┌────────

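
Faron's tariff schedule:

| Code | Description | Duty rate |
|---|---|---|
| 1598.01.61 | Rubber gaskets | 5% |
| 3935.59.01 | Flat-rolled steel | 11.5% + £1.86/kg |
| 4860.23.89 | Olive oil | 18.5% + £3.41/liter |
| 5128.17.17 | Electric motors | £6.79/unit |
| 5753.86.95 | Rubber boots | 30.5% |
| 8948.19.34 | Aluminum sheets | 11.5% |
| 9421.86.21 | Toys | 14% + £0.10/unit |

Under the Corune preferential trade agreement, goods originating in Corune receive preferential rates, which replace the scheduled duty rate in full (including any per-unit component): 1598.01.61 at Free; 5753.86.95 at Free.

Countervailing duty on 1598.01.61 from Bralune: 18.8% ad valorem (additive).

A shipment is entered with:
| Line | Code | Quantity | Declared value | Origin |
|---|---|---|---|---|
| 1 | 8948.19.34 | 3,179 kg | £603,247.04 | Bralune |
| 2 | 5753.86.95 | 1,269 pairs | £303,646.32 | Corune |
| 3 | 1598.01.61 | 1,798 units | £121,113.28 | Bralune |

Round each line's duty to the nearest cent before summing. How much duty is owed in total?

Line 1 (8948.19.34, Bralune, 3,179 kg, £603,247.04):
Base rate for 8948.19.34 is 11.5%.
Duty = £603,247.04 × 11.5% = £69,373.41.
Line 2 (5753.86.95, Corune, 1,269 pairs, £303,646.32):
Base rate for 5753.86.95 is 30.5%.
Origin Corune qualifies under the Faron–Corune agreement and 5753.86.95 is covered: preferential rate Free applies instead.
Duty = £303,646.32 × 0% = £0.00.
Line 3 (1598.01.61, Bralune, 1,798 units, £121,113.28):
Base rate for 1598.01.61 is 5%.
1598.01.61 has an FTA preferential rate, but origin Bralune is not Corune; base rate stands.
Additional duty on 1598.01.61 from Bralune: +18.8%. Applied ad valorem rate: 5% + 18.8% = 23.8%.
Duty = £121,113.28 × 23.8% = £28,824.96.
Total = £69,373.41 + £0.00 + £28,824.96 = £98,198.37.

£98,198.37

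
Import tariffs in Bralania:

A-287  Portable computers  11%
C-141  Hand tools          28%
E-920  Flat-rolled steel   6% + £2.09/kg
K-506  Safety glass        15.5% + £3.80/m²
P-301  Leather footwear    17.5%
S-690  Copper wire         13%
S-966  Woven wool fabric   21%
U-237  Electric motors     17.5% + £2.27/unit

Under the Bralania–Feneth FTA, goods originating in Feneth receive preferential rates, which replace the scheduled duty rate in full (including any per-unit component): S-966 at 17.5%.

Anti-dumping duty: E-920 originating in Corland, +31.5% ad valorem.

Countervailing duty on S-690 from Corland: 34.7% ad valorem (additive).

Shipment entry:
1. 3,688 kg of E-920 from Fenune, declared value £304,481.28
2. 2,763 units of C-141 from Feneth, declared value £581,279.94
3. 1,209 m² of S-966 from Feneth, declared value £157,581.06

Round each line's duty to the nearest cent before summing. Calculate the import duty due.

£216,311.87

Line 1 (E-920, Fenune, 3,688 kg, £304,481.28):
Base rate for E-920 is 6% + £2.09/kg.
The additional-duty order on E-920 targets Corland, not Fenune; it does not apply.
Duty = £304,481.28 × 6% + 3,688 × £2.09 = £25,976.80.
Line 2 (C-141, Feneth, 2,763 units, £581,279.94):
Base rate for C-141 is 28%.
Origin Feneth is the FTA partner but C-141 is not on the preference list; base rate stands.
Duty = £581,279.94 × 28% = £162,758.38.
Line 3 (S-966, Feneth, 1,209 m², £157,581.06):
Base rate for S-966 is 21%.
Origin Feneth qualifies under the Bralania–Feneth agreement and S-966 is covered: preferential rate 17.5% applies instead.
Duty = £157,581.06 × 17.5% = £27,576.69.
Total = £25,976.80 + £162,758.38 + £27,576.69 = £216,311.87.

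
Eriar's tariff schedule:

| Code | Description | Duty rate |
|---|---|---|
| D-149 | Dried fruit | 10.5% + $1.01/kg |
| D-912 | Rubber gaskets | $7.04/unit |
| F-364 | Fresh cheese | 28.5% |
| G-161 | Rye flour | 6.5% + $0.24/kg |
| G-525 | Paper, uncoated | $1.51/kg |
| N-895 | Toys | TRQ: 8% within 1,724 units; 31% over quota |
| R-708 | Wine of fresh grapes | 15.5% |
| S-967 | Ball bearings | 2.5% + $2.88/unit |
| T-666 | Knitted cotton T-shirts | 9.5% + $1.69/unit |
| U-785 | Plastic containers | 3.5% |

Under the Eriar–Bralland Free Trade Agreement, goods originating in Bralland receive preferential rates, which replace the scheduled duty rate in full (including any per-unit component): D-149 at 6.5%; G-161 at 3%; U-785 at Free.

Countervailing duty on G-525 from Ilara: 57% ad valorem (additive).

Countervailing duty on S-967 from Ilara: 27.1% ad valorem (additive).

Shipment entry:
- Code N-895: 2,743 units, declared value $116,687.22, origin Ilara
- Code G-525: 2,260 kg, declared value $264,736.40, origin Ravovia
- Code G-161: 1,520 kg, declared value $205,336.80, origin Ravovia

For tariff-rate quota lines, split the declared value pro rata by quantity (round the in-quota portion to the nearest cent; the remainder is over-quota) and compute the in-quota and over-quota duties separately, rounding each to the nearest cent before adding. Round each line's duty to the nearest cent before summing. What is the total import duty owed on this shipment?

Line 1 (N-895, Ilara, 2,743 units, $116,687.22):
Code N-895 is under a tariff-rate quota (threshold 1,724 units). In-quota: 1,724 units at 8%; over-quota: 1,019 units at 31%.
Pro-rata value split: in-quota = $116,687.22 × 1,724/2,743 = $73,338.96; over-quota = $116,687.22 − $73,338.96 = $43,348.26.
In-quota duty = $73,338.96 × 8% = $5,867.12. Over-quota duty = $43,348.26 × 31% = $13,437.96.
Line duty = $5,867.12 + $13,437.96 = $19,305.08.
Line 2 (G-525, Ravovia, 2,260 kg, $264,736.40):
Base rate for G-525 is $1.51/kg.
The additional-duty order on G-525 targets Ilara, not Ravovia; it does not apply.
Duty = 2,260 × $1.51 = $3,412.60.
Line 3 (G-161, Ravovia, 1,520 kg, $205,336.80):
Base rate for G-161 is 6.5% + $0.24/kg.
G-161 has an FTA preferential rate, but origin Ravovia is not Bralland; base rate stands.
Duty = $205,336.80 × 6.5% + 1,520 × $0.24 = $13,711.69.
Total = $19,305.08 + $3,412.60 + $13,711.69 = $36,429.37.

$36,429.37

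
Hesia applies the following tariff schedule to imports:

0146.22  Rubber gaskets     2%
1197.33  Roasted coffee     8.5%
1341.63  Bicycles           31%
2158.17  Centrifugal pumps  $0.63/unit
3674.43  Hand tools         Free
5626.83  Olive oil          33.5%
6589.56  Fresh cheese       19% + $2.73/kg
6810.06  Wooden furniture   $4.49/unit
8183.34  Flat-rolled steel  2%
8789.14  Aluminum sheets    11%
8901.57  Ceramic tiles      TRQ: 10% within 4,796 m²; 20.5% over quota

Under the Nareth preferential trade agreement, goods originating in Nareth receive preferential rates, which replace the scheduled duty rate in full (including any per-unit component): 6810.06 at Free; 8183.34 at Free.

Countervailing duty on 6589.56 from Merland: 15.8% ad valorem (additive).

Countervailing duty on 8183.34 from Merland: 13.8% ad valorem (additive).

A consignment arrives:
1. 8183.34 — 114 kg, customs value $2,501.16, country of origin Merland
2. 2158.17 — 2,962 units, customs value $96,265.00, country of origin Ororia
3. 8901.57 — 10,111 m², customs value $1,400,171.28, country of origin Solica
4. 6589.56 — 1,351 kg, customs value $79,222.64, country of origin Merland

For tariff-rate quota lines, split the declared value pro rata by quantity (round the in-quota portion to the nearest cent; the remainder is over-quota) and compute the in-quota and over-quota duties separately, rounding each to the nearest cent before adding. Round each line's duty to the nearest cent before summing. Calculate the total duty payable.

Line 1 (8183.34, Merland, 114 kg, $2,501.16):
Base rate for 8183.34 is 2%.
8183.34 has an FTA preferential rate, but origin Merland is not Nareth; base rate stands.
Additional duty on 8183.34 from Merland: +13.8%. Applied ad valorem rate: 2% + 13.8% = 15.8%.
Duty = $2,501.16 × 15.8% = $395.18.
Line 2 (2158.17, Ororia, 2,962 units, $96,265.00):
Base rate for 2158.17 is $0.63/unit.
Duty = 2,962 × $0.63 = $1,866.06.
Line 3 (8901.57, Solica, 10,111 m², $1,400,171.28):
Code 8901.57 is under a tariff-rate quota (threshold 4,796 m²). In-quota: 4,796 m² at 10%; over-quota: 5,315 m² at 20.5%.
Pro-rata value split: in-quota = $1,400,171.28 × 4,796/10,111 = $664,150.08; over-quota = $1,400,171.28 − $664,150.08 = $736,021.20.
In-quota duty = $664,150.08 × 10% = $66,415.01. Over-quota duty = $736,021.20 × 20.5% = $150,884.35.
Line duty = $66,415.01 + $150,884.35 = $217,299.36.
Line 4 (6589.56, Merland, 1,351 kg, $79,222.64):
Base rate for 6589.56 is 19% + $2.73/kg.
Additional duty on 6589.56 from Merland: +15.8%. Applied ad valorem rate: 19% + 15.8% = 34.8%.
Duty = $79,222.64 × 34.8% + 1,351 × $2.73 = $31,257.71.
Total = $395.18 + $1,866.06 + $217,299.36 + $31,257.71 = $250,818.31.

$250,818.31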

└────────
┌────────

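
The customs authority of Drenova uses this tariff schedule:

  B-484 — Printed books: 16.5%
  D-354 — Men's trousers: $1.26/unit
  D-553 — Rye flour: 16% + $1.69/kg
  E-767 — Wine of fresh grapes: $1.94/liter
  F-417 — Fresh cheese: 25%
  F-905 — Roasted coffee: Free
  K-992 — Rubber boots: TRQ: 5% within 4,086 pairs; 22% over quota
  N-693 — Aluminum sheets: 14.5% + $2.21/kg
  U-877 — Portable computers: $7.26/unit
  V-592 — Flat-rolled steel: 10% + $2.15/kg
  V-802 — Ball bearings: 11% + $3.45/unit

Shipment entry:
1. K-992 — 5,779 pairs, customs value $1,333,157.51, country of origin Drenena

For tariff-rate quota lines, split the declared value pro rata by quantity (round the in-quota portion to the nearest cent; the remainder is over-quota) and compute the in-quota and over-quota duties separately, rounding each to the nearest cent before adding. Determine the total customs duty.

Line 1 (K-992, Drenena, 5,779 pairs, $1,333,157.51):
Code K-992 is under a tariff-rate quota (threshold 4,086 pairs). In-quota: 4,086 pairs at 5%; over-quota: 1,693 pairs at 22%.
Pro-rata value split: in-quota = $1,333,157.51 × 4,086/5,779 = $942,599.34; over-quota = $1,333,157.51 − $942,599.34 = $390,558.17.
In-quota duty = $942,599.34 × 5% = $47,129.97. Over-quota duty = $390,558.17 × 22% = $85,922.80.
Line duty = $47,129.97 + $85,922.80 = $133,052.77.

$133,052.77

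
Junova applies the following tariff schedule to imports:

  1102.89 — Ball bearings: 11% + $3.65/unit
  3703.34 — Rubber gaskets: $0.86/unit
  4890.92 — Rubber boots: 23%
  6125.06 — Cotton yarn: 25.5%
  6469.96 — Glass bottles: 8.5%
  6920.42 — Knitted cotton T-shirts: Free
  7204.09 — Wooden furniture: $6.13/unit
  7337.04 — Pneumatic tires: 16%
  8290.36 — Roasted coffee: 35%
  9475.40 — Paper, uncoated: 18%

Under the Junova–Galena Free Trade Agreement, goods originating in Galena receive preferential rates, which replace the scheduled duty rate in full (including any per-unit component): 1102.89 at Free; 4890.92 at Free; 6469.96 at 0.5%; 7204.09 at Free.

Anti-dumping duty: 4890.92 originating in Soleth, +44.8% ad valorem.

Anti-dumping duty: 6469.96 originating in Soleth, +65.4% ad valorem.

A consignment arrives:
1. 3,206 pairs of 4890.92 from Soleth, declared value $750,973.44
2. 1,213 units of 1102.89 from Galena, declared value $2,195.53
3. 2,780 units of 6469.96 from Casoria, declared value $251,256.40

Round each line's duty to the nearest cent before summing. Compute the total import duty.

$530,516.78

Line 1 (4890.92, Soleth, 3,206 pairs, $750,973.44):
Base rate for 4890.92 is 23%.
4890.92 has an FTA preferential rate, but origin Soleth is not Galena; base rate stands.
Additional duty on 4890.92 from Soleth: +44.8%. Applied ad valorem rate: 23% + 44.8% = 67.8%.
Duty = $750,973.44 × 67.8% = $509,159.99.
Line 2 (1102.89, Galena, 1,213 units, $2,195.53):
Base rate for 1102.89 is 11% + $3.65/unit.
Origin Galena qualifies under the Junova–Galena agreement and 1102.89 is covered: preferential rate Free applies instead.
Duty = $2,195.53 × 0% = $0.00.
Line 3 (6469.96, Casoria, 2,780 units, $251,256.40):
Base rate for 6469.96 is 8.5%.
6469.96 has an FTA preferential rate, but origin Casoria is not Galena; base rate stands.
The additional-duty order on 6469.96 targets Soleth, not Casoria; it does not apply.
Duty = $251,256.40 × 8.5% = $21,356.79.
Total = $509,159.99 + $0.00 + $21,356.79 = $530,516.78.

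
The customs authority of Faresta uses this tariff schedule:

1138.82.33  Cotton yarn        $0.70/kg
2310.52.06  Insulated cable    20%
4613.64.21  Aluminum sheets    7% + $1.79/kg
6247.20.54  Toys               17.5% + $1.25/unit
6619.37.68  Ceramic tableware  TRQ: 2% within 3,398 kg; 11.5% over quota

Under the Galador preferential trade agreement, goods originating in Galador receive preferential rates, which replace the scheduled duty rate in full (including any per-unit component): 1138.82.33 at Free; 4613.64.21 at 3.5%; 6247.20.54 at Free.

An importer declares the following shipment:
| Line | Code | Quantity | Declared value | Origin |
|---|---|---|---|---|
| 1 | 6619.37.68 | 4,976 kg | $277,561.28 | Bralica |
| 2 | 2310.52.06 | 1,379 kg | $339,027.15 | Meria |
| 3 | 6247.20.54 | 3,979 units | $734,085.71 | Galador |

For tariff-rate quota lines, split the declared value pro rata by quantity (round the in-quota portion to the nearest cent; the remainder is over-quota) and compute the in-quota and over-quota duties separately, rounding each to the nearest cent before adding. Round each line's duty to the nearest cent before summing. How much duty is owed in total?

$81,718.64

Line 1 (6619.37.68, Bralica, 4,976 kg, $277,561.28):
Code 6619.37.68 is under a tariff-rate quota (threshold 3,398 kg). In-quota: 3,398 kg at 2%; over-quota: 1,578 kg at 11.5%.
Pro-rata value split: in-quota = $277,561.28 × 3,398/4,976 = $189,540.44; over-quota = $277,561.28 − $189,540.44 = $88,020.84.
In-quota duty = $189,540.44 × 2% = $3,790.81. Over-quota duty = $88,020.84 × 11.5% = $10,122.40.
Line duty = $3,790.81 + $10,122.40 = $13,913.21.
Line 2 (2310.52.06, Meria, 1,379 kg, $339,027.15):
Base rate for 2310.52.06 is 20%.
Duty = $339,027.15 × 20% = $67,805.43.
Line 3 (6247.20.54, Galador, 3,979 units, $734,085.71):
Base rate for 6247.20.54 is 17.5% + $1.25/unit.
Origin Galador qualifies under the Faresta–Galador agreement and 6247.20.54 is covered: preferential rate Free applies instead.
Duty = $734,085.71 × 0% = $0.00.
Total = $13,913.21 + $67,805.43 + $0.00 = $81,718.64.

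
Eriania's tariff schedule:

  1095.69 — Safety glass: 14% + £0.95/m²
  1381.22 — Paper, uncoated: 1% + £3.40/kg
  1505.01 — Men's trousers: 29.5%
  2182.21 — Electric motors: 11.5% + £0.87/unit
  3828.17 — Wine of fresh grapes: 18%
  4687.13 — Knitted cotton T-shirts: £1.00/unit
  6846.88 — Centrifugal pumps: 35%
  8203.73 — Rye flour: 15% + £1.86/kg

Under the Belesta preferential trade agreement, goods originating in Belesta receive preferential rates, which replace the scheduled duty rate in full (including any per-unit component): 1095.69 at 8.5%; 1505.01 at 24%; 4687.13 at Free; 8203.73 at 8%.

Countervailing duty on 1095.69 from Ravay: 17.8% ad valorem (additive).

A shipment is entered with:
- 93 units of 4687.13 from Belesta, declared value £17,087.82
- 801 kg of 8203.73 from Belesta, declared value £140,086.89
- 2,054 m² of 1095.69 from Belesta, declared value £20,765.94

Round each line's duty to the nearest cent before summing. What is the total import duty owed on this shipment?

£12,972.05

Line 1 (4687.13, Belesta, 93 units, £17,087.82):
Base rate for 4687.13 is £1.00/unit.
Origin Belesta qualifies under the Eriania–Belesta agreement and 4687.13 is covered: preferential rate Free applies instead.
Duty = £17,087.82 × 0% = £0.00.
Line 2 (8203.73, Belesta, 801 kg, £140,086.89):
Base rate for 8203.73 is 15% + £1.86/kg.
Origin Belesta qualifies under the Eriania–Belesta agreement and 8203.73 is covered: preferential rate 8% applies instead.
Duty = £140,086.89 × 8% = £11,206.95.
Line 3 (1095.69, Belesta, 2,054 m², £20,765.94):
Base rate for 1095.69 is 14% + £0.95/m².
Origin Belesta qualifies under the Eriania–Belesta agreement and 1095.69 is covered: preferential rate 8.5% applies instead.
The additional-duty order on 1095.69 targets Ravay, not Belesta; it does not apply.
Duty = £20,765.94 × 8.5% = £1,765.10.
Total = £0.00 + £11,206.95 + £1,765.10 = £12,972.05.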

└────────

■ **Task description**
Look above for the line with "1095.69 — Safety glass: 14% + £0.95/m²"; retype exactly that line, every line after it up to the line with "8203.73 — Rye flour: 15% + £1.86/kg", and that line too, nothing else.

■ **Solution below**
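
  1095.69 — Safety glass: 14% + £0.95/m²
  1381.22 — Paper, uncoated: 1% + £3.40/kg
  1505.01 — Men's trousers: 29.5%
  2182.21 — Electric motors: 11.5% + £0.87/unit
  3828.17 — Wine of fresh grapes: 18%
  4687.13 — Knitted cotton T-shirts: £1.00/unit
  6846.88 — Centrifugal pumps: 35%
  8203.73 — Rye flour: 15% + £1.86/kg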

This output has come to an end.